** Opening DATA TO EXAMINE block **

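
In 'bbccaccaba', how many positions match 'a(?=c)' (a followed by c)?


Lookahead 'a(?=c)' matches 'a' only when followed by 'c'.
String: 'bbccaccaba'
Checking each position where char is 'a':
  pos 4: 'a' -> MATCH (next='c')
  pos 7: 'a' -> no (next='b')
Matching positions: [4]
Count: 1

1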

** Closing DATA TO EXAMINE block **

**EXERCISE REQUIREMENTS:** Each record must be duplicated exactly, with none missing.

**SOLUTION:**
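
In 'bbccaccaba', how many positions match 'a(?=c)' (a followed by c)?


Lookahead 'a(?=c)' matches 'a' only when followed by 'c'.
String: 'bbccaccaba'
Checking each position where char is 'a':
  pos 4: 'a' -> MATCH (next='c')
  pos 7: 'a' -> no (next='b')
Matching positions: [4]
Count: 1

1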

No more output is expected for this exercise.